▶ Assignment
Each line below should be reproduced without any alteration.

· · · ·

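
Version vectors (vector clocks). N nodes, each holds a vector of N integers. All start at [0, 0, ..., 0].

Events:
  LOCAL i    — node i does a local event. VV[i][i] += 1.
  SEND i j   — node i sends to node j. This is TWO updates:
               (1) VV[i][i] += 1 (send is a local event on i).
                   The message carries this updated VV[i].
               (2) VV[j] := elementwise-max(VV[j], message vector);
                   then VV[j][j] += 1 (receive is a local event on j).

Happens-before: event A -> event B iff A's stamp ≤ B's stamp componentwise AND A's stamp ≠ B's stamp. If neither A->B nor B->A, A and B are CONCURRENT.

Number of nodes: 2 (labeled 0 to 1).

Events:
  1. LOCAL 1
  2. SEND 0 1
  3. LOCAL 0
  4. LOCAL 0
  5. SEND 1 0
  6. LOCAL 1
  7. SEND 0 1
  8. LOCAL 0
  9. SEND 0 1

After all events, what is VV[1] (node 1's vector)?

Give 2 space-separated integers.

Initial: VV[0]=[0, 0]
Initial: VV[1]=[0, 0]
Event 1: LOCAL 1: VV[1][1]++ -> VV[1]=[0, 1]
Event 2: SEND 0->1: VV[0][0]++ -> VV[0]=[1, 0], msg_vec=[1, 0]; VV[1]=max(VV[1],msg_vec) then VV[1][1]++ -> VV[1]=[1, 2]
Event 3: LOCAL 0: VV[0][0]++ -> VV[0]=[2, 0]
Event 4: LOCAL 0: VV[0][0]++ -> VV[0]=[3, 0]
Event 5: SEND 1->0: VV[1][1]++ -> VV[1]=[1, 3], msg_vec=[1, 3]; VV[0]=max(VV[0],msg_vec) then VV[0][0]++ -> VV[0]=[4, 3]
Event 6: LOCAL 1: VV[1][1]++ -> VV[1]=[1, 4]
Event 7: SEND 0->1: VV[0][0]++ -> VV[0]=[5, 3], msg_vec=[5, 3]; VV[1]=max(VV[1],msg_vec) then VV[1][1]++ -> VV[1]=[5, 5]
Event 8: LOCAL 0: VV[0][0]++ -> VV[0]=[6, 3]
Event 9: SEND 0->1: VV[0][0]++ -> VV[0]=[7, 3], msg_vec=[7, 3]; VV[1]=max(VV[1],msg_vec) then VV[1][1]++ -> VV[1]=[7, 6]
Final vectors: VV[0]=[7, 3]; VV[1]=[7, 6]

Answer: 7 6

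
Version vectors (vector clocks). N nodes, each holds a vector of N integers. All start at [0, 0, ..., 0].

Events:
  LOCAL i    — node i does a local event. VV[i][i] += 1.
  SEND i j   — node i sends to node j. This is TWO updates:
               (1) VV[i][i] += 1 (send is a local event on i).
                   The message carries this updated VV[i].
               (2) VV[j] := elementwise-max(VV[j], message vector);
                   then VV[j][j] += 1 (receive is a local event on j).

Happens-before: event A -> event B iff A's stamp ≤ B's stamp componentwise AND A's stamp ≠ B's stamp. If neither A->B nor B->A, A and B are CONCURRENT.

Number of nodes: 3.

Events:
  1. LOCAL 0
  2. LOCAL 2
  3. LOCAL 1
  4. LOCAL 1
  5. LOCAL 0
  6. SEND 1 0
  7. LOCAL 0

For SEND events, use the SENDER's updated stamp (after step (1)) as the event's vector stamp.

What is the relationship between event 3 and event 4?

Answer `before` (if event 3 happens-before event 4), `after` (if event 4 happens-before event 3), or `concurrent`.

Answer: before

Derivation:
Initial: VV[0]=[0, 0, 0]
Initial: VV[1]=[0, 0, 0]
Initial: VV[2]=[0, 0, 0]
Event 1: LOCAL 0: VV[0][0]++ -> VV[0]=[1, 0, 0]
Event 2: LOCAL 2: VV[2][2]++ -> VV[2]=[0, 0, 1]
Event 3: LOCAL 1: VV[1][1]++ -> VV[1]=[0, 1, 0]
Event 4: LOCAL 1: VV[1][1]++ -> VV[1]=[0, 2, 0]
Event 5: LOCAL 0: VV[0][0]++ -> VV[0]=[2, 0, 0]
Event 6: SEND 1->0: VV[1][1]++ -> VV[1]=[0, 3, 0], msg_vec=[0, 3, 0]; VV[0]=max(VV[0],msg_vec) then VV[0][0]++ -> VV[0]=[3, 3, 0]
Event 7: LOCAL 0: VV[0][0]++ -> VV[0]=[4, 3, 0]
Event 3 stamp: [0, 1, 0]
Event 4 stamp: [0, 2, 0]
[0, 1, 0] <= [0, 2, 0]? True
[0, 2, 0] <= [0, 1, 0]? False
Relation: before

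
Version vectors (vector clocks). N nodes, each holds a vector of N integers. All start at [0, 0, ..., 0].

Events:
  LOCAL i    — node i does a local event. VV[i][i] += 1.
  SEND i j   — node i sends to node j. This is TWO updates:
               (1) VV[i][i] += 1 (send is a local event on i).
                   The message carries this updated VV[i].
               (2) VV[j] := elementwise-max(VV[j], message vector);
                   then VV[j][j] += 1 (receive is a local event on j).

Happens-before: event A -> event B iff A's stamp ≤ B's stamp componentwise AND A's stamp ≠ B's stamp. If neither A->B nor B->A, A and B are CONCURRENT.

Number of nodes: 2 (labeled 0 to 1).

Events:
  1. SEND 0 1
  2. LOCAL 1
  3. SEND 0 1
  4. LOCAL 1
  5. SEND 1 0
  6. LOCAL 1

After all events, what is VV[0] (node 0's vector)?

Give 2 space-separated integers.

Answer: 3 5

Derivation:
Initial: VV[0]=[0, 0]
Initial: VV[1]=[0, 0]
Event 1: SEND 0->1: VV[0][0]++ -> VV[0]=[1, 0], msg_vec=[1, 0]; VV[1]=max(VV[1],msg_vec) then VV[1][1]++ -> VV[1]=[1, 1]
Event 2: LOCAL 1: VV[1][1]++ -> VV[1]=[1, 2]
Event 3: SEND 0->1: VV[0][0]++ -> VV[0]=[2, 0], msg_vec=[2, 0]; VV[1]=max(VV[1],msg_vec) then VV[1][1]++ -> VV[1]=[2, 3]
Event 4: LOCAL 1: VV[1][1]++ -> VV[1]=[2, 4]
Event 5: SEND 1->0: VV[1][1]++ -> VV[1]=[2, 5], msg_vec=[2, 5]; VV[0]=max(VV[0],msg_vec) then VV[0][0]++ -> VV[0]=[3, 5]
Event 6: LOCAL 1: VV[1][1]++ -> VV[1]=[2, 6]
Final vectors: VV[0]=[3, 5]; VV[1]=[2, 6]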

· · · ·

▶ Expected answer
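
Version vectors (vector clocks). N nodes, each holds a vector of N integers. All start at [0, 0, ..., 0].

Events:
  LOCAL i    — node i does a local event. VV[i][i] += 1.
  SEND i j   — node i sends to node j. This is TWO updates:
               (1) VV[i][i] += 1 (send is a local event on i).
                   The message carries this updated VV[i].
               (2) VV[j] := elementwise-max(VV[j], message vector);
                   then VV[j][j] += 1 (receive is a local event on j).

Happens-before: event A -> event B iff A's stamp ≤ B's stamp componentwise AND A's stamp ≠ B's stamp. If neither A->B nor B->A, A and B are CONCURRENT.

Number of nodes: 2 (labeled 0 to 1).

Events:
  1. LOCAL 1
  2. SEND 0 1
  3. LOCAL 0
  4. LOCAL 0
  5. SEND 1 0
  6. LOCAL 1
  7. SEND 0 1
  8. LOCAL 0
  9. SEND 0 1

After all events, what is VV[1] (node 1's vector)?

Give 2 space-separated integers.

Initial: VV[0]=[0, 0]
Initial: VV[1]=[0, 0]
Event 1: LOCAL 1: VV[1][1]++ -> VV[1]=[0, 1]
Event 2: SEND 0->1: VV[0][0]++ -> VV[0]=[1, 0], msg_vec=[1, 0]; VV[1]=max(VV[1],msg_vec) then VV[1][1]++ -> VV[1]=[1, 2]
Event 3: LOCAL 0: VV[0][0]++ -> VV[0]=[2, 0]
Event 4: LOCAL 0: VV[0][0]++ -> VV[0]=[3, 0]
Event 5: SEND 1->0: VV[1][1]++ -> VV[1]=[1, 3], msg_vec=[1, 3]; VV[0]=max(VV[0],msg_vec) then VV[0][0]++ -> VV[0]=[4, 3]
Event 6: LOCAL 1: VV[1][1]++ -> VV[1]=[1, 4]
Event 7: SEND 0->1: VV[0][0]++ -> VV[0]=[5, 3], msg_vec=[5, 3]; VV[1]=max(VV[1],msg_vec) then VV[1][1]++ -> VV[1]=[5, 5]
Event 8: LOCAL 0: VV[0][0]++ -> VV[0]=[6, 3]
Event 9: SEND 0->1: VV[0][0]++ -> VV[0]=[7, 3], msg_vec=[7, 3]; VV[1]=max(VV[1],msg_vec) then VV[1][1]++ -> VV[1]=[7, 6]
Final vectors: VV[0]=[7, 3]; VV[1]=[7, 6]

Answer: 7 6

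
Version vectors (vector clocks). N nodes, each holds a vector of N integers. All start at [0, 0, ..., 0].

Events:
  LOCAL i    — node i does a local event. VV[i][i] += 1.
  SEND i j   — node i sends to node j. This is TWO updates:
               (1) VV[i][i] += 1 (send is a local event on i).
                   The message carries this updated VV[i].
               (2) VV[j] := elementwise-max(VV[j], message vector);
                   then VV[j][j] += 1 (receive is a local event on j).

Happens-before: event A -> event B iff A's stamp ≤ B's stamp componentwise AND A's stamp ≠ B's stamp. If neither A->B nor B->A, A and B are CONCURRENT.

Number of nodes: 3.

Events:
  1. LOCAL 0
  2. LOCAL 2
  3. LOCAL 1
  4. LOCAL 1
  5. LOCAL 0
  6. SEND 1 0
  7. LOCAL 0

For SEND events, use the SENDER's updated stamp (after step (1)) as the event's vector stamp.

What is the relationship between event 3 and event 4?

Answer `before` (if event 3 happens-before event 4), `after` (if event 4 happens-before event 3), or `concurrent`.

Answer: before

Derivation:
Initial: VV[0]=[0, 0, 0]
Initial: VV[1]=[0, 0, 0]
Initial: VV[2]=[0, 0, 0]
Event 1: LOCAL 0: VV[0][0]++ -> VV[0]=[1, 0, 0]
Event 2: LOCAL 2: VV[2][2]++ -> VV[2]=[0, 0, 1]
Event 3: LOCAL 1: VV[1][1]++ -> VV[1]=[0, 1, 0]
Event 4: LOCAL 1: VV[1][1]++ -> VV[1]=[0, 2, 0]
Event 5: LOCAL 0: VV[0][0]++ -> VV[0]=[2, 0, 0]
Event 6: SEND 1->0: VV[1][1]++ -> VV[1]=[0, 3, 0], msg_vec=[0, 3, 0]; VV[0]=max(VV[0],msg_vec) then VV[0][0]++ -> VV[0]=[3, 3, 0]
Event 7: LOCAL 0: VV[0][0]++ -> VV[0]=[4, 3, 0]
Event 3 stamp: [0, 1, 0]
Event 4 stamp: [0, 2, 0]
[0, 1, 0] <= [0, 2, 0]? True
[0, 2, 0] <= [0, 1, 0]? False
Relation: before

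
Version vectors (vector clocks). N nodes, each holds a vector of N integers. All start at [0, 0, ..., 0].

Events:
  LOCAL i    — node i does a local event. VV[i][i] += 1.
  SEND i j   — node i sends to node j. This is TWO updates:
               (1) VV[i][i] += 1 (send is a local event on i).
                   The message carries this updated VV[i].
               (2) VV[j] := elementwise-max(VV[j], message vector);
                   then VV[j][j] += 1 (receive is a local event on j).

Happens-before: event A -> event B iff A's stamp ≤ B's stamp componentwise AND A's stamp ≠ B's stamp. If neither A->B nor B->A, A and B are CONCURRENT.

Number of nodes: 2 (labeled 0 to 1).

Events:
  1. SEND 0 1
  2. LOCAL 1
  3. SEND 0 1
  4. LOCAL 1
  5. SEND 1 0
  6. LOCAL 1

After all events, what is VV[0] (node 0's vector)?

Give 2 space-separated integers.

Answer: 3 5

Derivation:
Initial: VV[0]=[0, 0]
Initial: VV[1]=[0, 0]
Event 1: SEND 0->1: VV[0][0]++ -> VV[0]=[1, 0], msg_vec=[1, 0]; VV[1]=max(VV[1],msg_vec) then VV[1][1]++ -> VV[1]=[1, 1]
Event 2: LOCAL 1: VV[1][1]++ -> VV[1]=[1, 2]
Event 3: SEND 0->1: VV[0][0]++ -> VV[0]=[2, 0], msg_vec=[2, 0]; VV[1]=max(VV[1],msg_vec) then VV[1][1]++ -> VV[1]=[2, 3]
Event 4: LOCAL 1: VV[1][1]++ -> VV[1]=[2, 4]
Event 5: SEND 1->0: VV[1][1]++ -> VV[1]=[2, 5], msg_vec=[2, 5]; VV[0]=max(VV[0],msg_vec) then VV[0][0]++ -> VV[0]=[3, 5]
Event 6: LOCAL 1: VV[1][1]++ -> VV[1]=[2, 6]
Final vectors: VV[0]=[3, 5]; VV[1]=[2, 6]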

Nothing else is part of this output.